WHAT THE TASK ASKS>
Would you return every line of the listing below that has "Answer" in it?

------------------------------------------------

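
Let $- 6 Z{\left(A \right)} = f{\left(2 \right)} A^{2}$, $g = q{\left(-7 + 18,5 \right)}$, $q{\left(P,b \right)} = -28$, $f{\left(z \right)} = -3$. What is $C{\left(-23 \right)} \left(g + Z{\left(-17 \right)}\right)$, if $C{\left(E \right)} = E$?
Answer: $- \frac{5359}{2} \approx -2679.5$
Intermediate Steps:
$g = -28$
$Z{\left(A \right)} = \frac{A^{2}}{2}$ ($Z{\left(A \right)} = - \frac{\left(-3\right) A^{2}}{6} = \frac{A^{2}}{2}$)
$C{\left(-23 \right)} \left(g + Z{\left(-17 \right)}\right) = - 23 \left(-28 + \frac{\left(-17\right)^{2}}{2}\right) = - 23 \left(-28 + \frac{1}{2} \cdot 289\right) = - 23 \left(-28 + \frac{289}{2}\right) = \left(-23\right) \frac{233}{2} = - \frac{5359}{2}$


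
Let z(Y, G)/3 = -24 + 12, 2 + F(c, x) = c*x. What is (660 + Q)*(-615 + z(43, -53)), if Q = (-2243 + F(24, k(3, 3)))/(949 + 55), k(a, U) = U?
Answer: -429964017/1004 ≈ -4.2825e+5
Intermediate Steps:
F(c, x) = -2 + c*x
z(Y, G) = -36 (z(Y, G) = 3*(-24 + 12) = 3*(-12) = -36)
Q = -2173/1004 (Q = (-2243 + (-2 + 24*3))/(949 + 55) = (-2243 + (-2 + 72))/1004 = (-2243 + 70)*(1/1004) = -2173*1/1004 = -2173/1004 ≈ -2.1643)
(660 + Q)*(-615 + z(43, -53)) = (660 - 2173/1004)*(-615 - 36) = (660467/1004)*(-651) = -429964017/1004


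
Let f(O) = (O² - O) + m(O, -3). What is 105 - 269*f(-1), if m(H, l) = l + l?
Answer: 1181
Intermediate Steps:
m(H, l) = 2*l
f(O) = -6 + O² - O (f(O) = (O² - O) + 2*(-3) = (O² - O) - 6 = -6 + O² - O)
105 - 269*f(-1) = 105 - 269*(-6 + (-1)² - 1*(-1)) = 105 - 269*(-6 + 1 + 1) = 105 - 269*(-4) = 105 + 1076 = 1181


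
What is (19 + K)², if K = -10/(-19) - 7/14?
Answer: 522729/1444 ≈ 362.00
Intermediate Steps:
K = 1/38 (K = -10*(-1/19) - 7*1/14 = 10/19 - ½ = 1/38 ≈ 0.026316)
(19 + K)² = (19 + 1/38)² = (723/38)² = 522729/1444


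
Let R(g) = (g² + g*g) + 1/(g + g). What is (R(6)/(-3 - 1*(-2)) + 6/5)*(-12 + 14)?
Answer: -4253/30 ≈ -141.77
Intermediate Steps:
R(g) = 1/(2*g) + 2*g² (R(g) = (g² + g²) + 1/(2*g) = 2*g² + 1/(2*g) = 1/(2*g) + 2*g²)
(R(6)/(-3 - 1*(-2)) + 6/5)*(-12 + 14) = (((½)*(1 + 4*6³)/6)/(-3 - 1*(-2)) + 6/5)*(-12 + 14) = (((½)*(⅙)*(1 + 4*216))/(-3 + 2) + 6*(⅕))*2 = (((½)*(⅙)*(1 + 864))/(-1) + 6/5)*2 = (((½)*(⅙)*865)*(-1) + 6/5)*2 = ((865/12)*(-1) + 6/5)*2 = (-865/12 + 6/5)*2 = -4253/60*2 = -4253/30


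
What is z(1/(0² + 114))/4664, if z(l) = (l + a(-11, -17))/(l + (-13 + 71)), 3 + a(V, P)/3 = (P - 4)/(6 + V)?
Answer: 11/824680 ≈ 1.3339e-5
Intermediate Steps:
a(V, P) = -9 + 3*(-4 + P)/(6 + V) (a(V, P) = -9 + 3*((P - 4)/(6 + V)) = -9 + 3*((-4 + P)/(6 + V)) = -9 + 3*(-4 + P)/(6 + V))
z(l) = (18/5 + l)/(58 + l) (z(l) = (l + 3*(-22 - 17 - 3*(-11))/(6 - 11))/(l + (-13 + 71)) = (l + 3*(-22 - 17 + 33)/(-5))/(l + 58) = (l + 3*(-⅕)*(-6))/(58 + l) = (l + 18/5)/(58 + l) = (18/5 + l)/(58 + l))
z(1/(0² + 114))/4664 = ((18/5 + 1/(0² + 114))/(58 + 1/(0² + 114)))/4664 = ((18/5 + 1/(0 + 114))/(58 + 1/(0 + 114)))*(1/4664) = ((18/5 + 1/114)/(58 + 1/114))*(1/4664) = ((2057/570)/(6613/114))*(1/4664) = ((114/6613)*(2057/570))*(1/4664) = (121/1945)*(1/4664) = 11/824680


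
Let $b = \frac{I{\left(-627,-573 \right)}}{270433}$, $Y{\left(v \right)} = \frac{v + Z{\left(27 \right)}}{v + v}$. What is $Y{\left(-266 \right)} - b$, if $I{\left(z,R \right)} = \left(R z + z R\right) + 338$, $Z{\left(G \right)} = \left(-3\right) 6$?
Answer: $- \frac{76410297}{35967589} \approx -2.1244$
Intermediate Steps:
$Z{\left(G \right)} = -18$
$I{\left(z,R \right)} = 338 + 2 R z$ ($I{\left(z,R \right)} = \left(R z + R z\right) + 338 = 2 R z + 338 = 338 + 2 R z$)
$Y{\left(v \right)} = \frac{-18 + v}{2 v}$ ($Y{\left(v \right)} = \frac{v - 18}{v + v} = \frac{-18 + v}{2 v}$)
$b = \frac{718880}{270433}$ ($b = \frac{338 + 2 \left(-573\right) \left(-627\right)}{270433} = \left(338 + 718542\right) \frac{1}{270433} = 718880 \cdot \frac{1}{270433} = \frac{718880}{270433} \approx 2.6583$)
$Y{\left(-266 \right)} - b = \frac{-18 - 266}{2 \left(-266\right)} - \frac{718880}{270433} = \frac{1}{2} \left(- \frac{1}{266}\right) \left(-284\right) - \frac{718880}{270433} = \frac{71}{133} - \frac{718880}{270433} = - \frac{76410297}{35967589}$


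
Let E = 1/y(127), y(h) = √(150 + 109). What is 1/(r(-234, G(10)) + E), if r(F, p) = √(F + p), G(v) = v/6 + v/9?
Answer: 777/(3*√259 + 259*I*√2081) ≈ 0.00026873 - 0.065762*I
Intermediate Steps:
y(h) = √259
G(v) = 5*v/18 (G(v) = v*(⅙) + v*(⅑) = v/6 + v/9 = 5*v/18)
E = √259/259 (E = 1/(√259) = √259/259 ≈ 0.062137)
1/(r(-234, G(10)) + E) = 1/(√(-234 + (5/18)*10) + √259/259) = 1/(√(-234 + 25/9) + √259/259) = 1/(√(-2081/9) + √259/259) = 1/(I*√2081/3 + √259/259) = 1/(√259/259 + I*√2081/3)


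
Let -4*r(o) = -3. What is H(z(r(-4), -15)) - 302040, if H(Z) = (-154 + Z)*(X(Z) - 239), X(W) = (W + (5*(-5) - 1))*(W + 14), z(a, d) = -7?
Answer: -226370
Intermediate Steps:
r(o) = ¾ (r(o) = -¼*(-3) = ¾)
X(W) = (-26 + W)*(14 + W) (X(W) = (W + (-25 - 1))*(14 + W) = (W - 26)*(14 + W) = (-26 + W)*(14 + W))
H(Z) = (-154 + Z)*(-603 + Z² - 12*Z) (H(Z) = (-154 + Z)*((-364 + Z² - 12*Z) - 239) = (-154 + Z)*(-603 + Z² - 12*Z))
H(z(r(-4), -15)) - 302040 = (92862 + (-7)³ - 166*(-7)² + 1245*(-7)) - 302040 = (92862 - 343 - 166*49 - 8715) - 302040 = (92862 - 343 - 8134 - 8715) - 302040 = 75670 - 302040 = -226370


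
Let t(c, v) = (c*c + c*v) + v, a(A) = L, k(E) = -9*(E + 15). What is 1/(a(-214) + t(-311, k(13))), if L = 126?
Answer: 1/174967 ≈ 5.7154e-6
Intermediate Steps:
k(E) = -135 - 9*E (k(E) = -9*(15 + E) = -135 - 9*E)
a(A) = 126
t(c, v) = v + c² + c*v (t(c, v) = (c² + c*v) + v = v + c² + c*v)
1/(a(-214) + t(-311, k(13))) = 1/(126 + ((-135 - 9*13) + (-311)² - 311*(-135 - 9*13))) = 1/(126 + ((-135 - 117) + 96721 - 311*(-135 - 117))) = 1/(126 + (-252 + 96721 - 311*(-252))) = 1/(126 + (-252 + 96721 + 78372)) = 1/(126 + 174841) = 1/174967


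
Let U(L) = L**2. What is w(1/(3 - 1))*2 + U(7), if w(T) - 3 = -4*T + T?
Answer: 52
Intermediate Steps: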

------------------------------------------------

RESPONSE BELOW>
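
Answer: $- \frac{5359}{2} \approx -2679.5$
Answer: -429964017/1004 ≈ -4.2825e+5
Answer: 1181
Answer: 522729/1444 ≈ 362.00
Answer: -4253/30 ≈ -141.77
Answer: 11/824680 ≈ 1.3339e-5
Answer: $- \frac{76410297}{35967589} \approx -2.1244$
Answer: 777/(3*√259 + 259*I*√2081) ≈ 0.00026873 - 0.065762*I
Answer: -226370
Answer: 1/174967 ≈ 5.7154e-6
Answer: 52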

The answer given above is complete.